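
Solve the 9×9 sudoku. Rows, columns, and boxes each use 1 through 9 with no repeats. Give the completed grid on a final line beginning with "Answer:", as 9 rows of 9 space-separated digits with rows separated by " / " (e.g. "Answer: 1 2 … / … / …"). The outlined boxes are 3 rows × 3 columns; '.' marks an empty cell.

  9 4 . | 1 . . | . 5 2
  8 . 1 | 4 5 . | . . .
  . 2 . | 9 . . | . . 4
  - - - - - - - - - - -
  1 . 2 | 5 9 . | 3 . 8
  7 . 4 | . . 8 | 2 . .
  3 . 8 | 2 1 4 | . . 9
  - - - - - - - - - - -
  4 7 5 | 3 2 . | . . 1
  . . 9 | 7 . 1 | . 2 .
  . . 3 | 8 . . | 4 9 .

Step 1. [r9c5∈{6}] nothing but 6 survives at r9c5 ⇒ r9c5=6.
Step 2. [r4c2∈{6}] r4c2 is down to just 6, so r4c2=6.
Step 3. [r4c6∈{7}] r4c6's peers cover all but 7. So r4c6=7.
Step 4. [r3c7∈{1,6,7,8}] r3c7 is the only open cell in col 7 admitting 1, so r3c7=1.
Step 5. [r8c9∈{3,5,6}] row 8 places 3 nowhere but r8c9 ⇒ r8c9=3.
Step 6. [r8c7∈{5,6,8}] across row 8, 5 lands solely at r8c7, so r8c7=5.
Step 7. [r5c9∈{5,6}] 5 has one home in col 9: r5c9, so r5c9=5.
Step 8. [r2c9∈{6,7}] in col 9, 6 fits only at r2c9. So r2c9=6.
Step 9. [r5c5∈{3}] r5c5 is down to just 3, so r5c5=3.
Step 10. [r1c6∈{3,6}] in row 1, 3 fits only at r1c6. So r1c6=3.
Step 11. [r3c8∈{3,7,8}] across row 3, 3 lands solely at r3c8. So r3c8=3.
Step 12. [r1c7∈{7,8}] 8 has one home in box 3: r1c7 ⇒ r1c7=8.
Step 13. [r1c3∈{6,7}] 6 has one home in row 1: r1c3. So r1c3=6.
Step 14. [r7c7∈{6}] only 6 remains possible at r7c7 ⇒ r7c7=6.
Step 15. [r6c8∈{6,7}] row 6 places 6 nowhere but r6c8. So r6c8=6.
Step 16. [r2c7∈{7,9}] row 2 places 9 nowhere but r2c7, so r2c7=9.
Step 17. [r3c5∈{7,8}] row 3 places 8 nowhere but r3c5 ⇒ r3c5=8.
Step 18. [r3c1∈{5}] r3c1's peers cover all but 5 ⇒ r3c1=5.
Step 19. [r9c9∈{7}] r9c9 is down to just 7. So r9c9=7.
Step 20. [r2c6∈{2}] r2c6 is down to just 2, so r2c6=2.
Step 21. [r6c7∈{7}] r6c7 is down to just 7. So r6c7=7.
Step 22. [r9c1∈{2}] nothing but 2 survives at r9c1, so r9c1=2.
Step 23. [r8c5∈{4}] r8c5 has the single candidate 4 ⇒ r8c5=4.
Step 24. [r5c8∈{1}] r5c8 is down to just 1, so r5c8=1.
Step 25. [r2c2∈{3}] r2c2 has the single candidate 3. So r2c2=3.
Step 26. [r8c1∈{6}] only 6 remains possible at r8c1 ⇒ r8c1=6.
Step 27. [r3c3∈{7}] r3c3's peers cover all but 7, so r3c3=7.
Step 28. [r3c6∈{6}] r3c6 has the single candidate 6. So r3c6=6.
Step 29. [r8c2∈{8}] r8c2's peers cover all but 8, so r8c2=8.
Step 30. [r1c5∈{7}] nothing but 7 survives at r1c5, so r1c5=7.
Step 31. [r2c8∈{7}] nothing but 7 survives at r2c8, so r2c8=7.
Step 32. [r4c8∈{4}] r4c8 has the single candidate 4 ⇒ r4c8=4.
Step 33. [r5c4∈{6}] r5c4's peers cover all but 6. So r5c4=6.
Step 34. [r9c2∈{1}] r9c2's peers cover all but 1, so r9c2=1.
Step 35. [r7c8∈{8}] r7c8's peers cover all but 8, so r7c8=8.
Step 36. [r9c6∈{5}] nothing but 5 survives at r9c6. So r9c6=5.
Step 37. [r7c6∈{9}] only 9 remains possible at r7c6, so r7c6=9.
Step 38. [r6c2∈{5}] r6c2 has the single candidate 5 ⇒ r6c2=5.
Step 39. [r5c2∈{9}] only 9 remains possible at r5c2 ⇒ r5c2=9.

Answer: 9 4 6 1 7 3 8 5 2 / 8 3 1 4 5 2 9 7 6 / 5 2 7 9 8 6 1 3 4 / 1 6 2 5 9 7 3 4 8 / 7 9 4 6 3 8 2 1 5 / 3 5 8 2 1 4 7 6 9 / 4 7 5 3 2 9 6 8 1 / 6 8 9 7 4 1 5 2 3 / 2 1 3 8 6 5 4 9 7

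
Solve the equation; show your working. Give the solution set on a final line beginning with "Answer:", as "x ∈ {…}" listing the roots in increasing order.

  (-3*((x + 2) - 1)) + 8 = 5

Step 1. [(-3*((x + 2) - 1)) + 8 = 5] +8 is outermost — subtract 8 both sides. So sub: -3*((x + 2) - 1) = -3.
Step 2. [-3*((x + 2) - 1) = -3] -3 out front; divide by -3 ⇒ div: (x + 2) - 1 = 1.
Step 3. [(x + 2) - 1 = 1] 1 comes off first (add 1), so sub: x + 2 = 2.
Step 4. [x + 2 = 2] +2 is outermost — subtract 2 both sides, so sub: x = 0.

Answer: x ∈ {0}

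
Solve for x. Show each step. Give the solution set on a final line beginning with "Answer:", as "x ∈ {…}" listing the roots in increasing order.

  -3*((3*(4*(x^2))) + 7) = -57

Step 1. [-3*((3*(4*(x^2))) + 7) = -57] -3·(inner) — divide through by -3 ⇒ div: (3*(4*(x^2))) + 7 = 19.
Step 2. [(3*(4*(x^2))) + 7 = 19] 7 comes off first (subtract 7) ⇒ sub: 3*(4*(x^2)) = 12.
Step 3. [3*(4*(x^2)) = 12] leading coefficient 3: divide by 3. So div: 4*(x^2) = 4.
Step 4. [4*(x^2) = 4] 4 out front; divide by 4, so div: x^2 = 1.
Step 5. [x^2 = 1] √ both sides: 1 ≥ 0 gives two branches. So sqrt: x = 1 or -1.

Answer: x ∈ {-1, 1}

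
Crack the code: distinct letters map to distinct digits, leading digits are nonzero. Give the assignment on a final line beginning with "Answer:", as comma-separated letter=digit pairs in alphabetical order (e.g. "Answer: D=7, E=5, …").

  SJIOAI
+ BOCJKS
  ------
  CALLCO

Step 1. [col 1: I + S ≡ O (mod 10)] no forcing yet in column 1 (carry-in 0); O=3 is free and consistent — try it. So O=3.
Step 2. [col 1: I + S ≡ O (mod 10)] no forcing yet in column 1 (carry-in 0); S=1 is free and consistent — try it. So S=1.
Step 3. [col 1: I + S ≡ O (mod 10)] in column 1 we have I+S≡O with carry-in 0; given S=1, O=3 and digits 1,3 already taken and all letters distinct, that pins I to 2, so I=2.
Step 4. [col 2: A + K ≡ C (mod 10)] several values work for A in column 2 (A + K ≡ C (mod 10), carry-in 0); try A=7, so A=7.
Step 5. [col 2: A + K ≡ C (mod 10)] no forcing yet in column 2 (carry-in 0); K=9 is free and consistent — try it. So K=9.
Step 6. [col 2: A + K ≡ C (mod 10)] in column 2 we have A+K≡C with carry-in 0; given A=7, K=9 and digits 1,2,3,7,9 already taken and all letters distinct, that pins C to 6, so C=6.
Step 7. [col 3: O + J ≡ L (mod 10)] column 3 (O + J ≡ L (mod 10), carry-in 1) doesn't pin L yet; pick L=8 and continue. So L=8.
Step 8. [col 3: O + J ≡ L (mod 10)] in column 3 we have O+J≡L with carry-in 1; given O=3, L=8 and digits 1,2,3,6,7,8,9 already taken and all letters distinct, that pins J to 4 ⇒ J=4.
Step 9. [col 6: S + B ≡ C (mod 10)] in column 6 we have S+B≡C with carry-in 0; given S=1, C=6 and digits 1,2,3,4,6,7,8,9 already taken and all letters distinct, that pins B to 5, so B=5.

Answer: A=7, B=5, C=6, I=2, J=4, K=9, L=8, O=3, S=1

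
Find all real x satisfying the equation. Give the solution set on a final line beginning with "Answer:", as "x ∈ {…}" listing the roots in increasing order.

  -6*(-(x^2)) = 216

Step 1. [-6*(-(x^2)) = 216] -6 out front; divide by -6. So div: -(x^2) = -36.
Step 2. [-(x^2) = -36] flip signs both sides, so neg: x^2 = 36.
Step 3. [x^2 = 36] 36 ≥ 0, LHS is (·)² — take ±√. So sqrt: x = 6 or -6.

Answer: x ∈ {-6, 6}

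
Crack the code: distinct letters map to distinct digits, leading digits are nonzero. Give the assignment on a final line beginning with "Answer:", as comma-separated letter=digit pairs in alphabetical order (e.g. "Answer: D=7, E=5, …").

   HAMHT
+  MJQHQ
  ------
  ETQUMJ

Step 1. [E] the sum has 6 digits but both addends have 5; that extra leading digit E is the final carry, namely 1, so E=1.
Step 2. [col 1: T + Q ≡ J (mod 10)] column 1 (T + Q ≡ J (mod 10), carry-in 0) doesn't pin T yet; pick T=3 and continue ⇒ T=3.
Step 3. [col 1: T + Q ≡ J (mod 10)] J=5 is one option consistent with column 1 (T + Q ≡ J (mod 10), carry-in 0) — take it ⇒ J=5.
Step 4. [col 1: T + Q ≡ J (mod 10)] column 1: given T=3, J=5, carry-in 0, and digits 1,3,5 already taken and all letters distinct, T+Q≡J (mod 10) forces Q=2 ⇒ Q=2.
Step 5. [col 2: H + H ≡ M (mod 10)] several values work for H in column 2 (H + H ≡ M (mod 10), carry-in 0); try H=4. So H=4.
Step 6. [col 2: H + H ≡ M (mod 10)] column 2 reads H+H+carry(0)=M with H=4; with digits 1,2,3,4,5 already taken and all letters distinct, the only value for M is 8. So M=8.
Step 7. [col 3: M + Q ≡ U (mod 10)] column 3: given M=8, Q=2, carry-in 0, and digits 1,2,3,4,5,8 already taken and all letters distinct, M+Q≡U (mod 10) forces U=0 ⇒ U=0.
Step 8. [col 4: A + J ≡ Q (mod 10)] from column 4 (J=5, Q=2, carry-in 1, digits 0,1,2,3,4,5,8 already taken and all letters distinct): A must equal 6, so A=6.

Answer: A=6, E=1, H=4, J=5, M=8, Q=2, T=3, U=0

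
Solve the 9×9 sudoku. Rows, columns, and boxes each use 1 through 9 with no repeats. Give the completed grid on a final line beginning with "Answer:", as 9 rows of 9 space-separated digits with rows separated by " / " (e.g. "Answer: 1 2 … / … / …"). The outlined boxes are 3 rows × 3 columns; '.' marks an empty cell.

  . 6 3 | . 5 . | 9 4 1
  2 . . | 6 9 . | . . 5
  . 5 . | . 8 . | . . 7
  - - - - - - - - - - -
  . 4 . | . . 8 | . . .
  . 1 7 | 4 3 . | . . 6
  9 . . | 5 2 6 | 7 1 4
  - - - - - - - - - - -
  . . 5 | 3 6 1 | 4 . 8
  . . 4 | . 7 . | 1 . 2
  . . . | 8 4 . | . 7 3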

================

# [Work task]
From the data above, copy each line that holds "equation".

# [Result below]
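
Solve the equation; show your working. Give the solution set on a final line beginning with "Answer:", as "x ∈ {…}" listing the roots in increasing order.
Find all real x satisfying the equation. Give the solution set on a final line beginning with "Answer:", as "x ∈ {…}" listing the roots in increasing order.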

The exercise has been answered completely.